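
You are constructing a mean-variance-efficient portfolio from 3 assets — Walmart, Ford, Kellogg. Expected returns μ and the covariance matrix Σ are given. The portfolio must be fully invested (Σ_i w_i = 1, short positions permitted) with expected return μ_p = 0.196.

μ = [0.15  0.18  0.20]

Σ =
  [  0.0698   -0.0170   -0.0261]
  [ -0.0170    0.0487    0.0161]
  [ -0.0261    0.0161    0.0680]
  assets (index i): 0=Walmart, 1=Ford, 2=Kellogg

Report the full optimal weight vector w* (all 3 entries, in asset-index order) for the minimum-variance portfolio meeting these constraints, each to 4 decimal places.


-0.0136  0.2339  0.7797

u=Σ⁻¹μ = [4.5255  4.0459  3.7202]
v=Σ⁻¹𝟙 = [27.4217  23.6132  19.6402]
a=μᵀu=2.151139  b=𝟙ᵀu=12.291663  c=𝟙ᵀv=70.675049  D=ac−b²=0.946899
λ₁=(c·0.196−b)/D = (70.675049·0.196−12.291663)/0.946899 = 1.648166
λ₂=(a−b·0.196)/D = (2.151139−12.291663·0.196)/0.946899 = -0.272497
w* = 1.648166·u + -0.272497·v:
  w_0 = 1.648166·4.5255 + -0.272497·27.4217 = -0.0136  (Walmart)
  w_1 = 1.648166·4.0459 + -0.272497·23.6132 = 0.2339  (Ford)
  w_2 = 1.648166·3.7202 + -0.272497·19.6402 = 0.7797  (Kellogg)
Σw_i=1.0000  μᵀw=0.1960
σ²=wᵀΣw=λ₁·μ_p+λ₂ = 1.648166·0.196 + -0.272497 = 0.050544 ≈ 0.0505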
##########
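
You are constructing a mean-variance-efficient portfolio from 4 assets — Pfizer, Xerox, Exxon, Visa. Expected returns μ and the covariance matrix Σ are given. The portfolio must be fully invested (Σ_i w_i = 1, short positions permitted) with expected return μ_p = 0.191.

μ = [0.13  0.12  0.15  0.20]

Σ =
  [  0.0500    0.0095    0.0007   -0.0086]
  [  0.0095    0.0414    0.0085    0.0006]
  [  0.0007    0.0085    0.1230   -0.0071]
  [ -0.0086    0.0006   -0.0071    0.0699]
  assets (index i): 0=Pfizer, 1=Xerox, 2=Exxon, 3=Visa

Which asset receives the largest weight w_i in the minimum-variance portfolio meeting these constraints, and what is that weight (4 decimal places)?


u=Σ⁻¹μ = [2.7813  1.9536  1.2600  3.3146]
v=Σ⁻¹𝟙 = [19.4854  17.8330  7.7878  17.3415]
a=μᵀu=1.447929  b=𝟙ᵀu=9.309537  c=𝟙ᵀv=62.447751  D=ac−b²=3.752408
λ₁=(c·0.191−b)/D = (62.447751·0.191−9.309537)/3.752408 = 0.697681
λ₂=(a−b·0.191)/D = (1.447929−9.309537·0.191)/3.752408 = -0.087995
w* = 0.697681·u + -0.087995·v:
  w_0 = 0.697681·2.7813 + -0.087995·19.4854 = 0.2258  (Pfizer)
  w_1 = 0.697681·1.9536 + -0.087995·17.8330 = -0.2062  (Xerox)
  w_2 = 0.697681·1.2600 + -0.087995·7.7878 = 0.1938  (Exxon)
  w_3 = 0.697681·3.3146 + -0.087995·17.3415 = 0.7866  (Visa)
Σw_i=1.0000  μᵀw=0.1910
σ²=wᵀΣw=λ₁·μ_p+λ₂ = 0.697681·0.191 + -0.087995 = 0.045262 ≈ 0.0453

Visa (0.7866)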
##########
EXERCISE → Search the entries for the word "short" and pick out every line that holds it.

EXERCISE OUTPUT →
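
You are constructing a mean-variance-efficient portfolio from 3 assets — Walmart, Ford, Kellogg. Expected returns μ and the covariance matrix Σ are given. The portfolio must be fully invested (Σ_i w_i = 1, short positions permitted) with expected return μ_p = 0.196.
You are constructing a mean-variance-efficient portfolio from 4 assets — Pfizer, Xerox, Exxon, Visa. Expected returns μ and the covariance matrix Σ are given. The portfolio must be fully invested (Σ_i w_i = 1, short positions permitted) with expected return μ_p = 0.191.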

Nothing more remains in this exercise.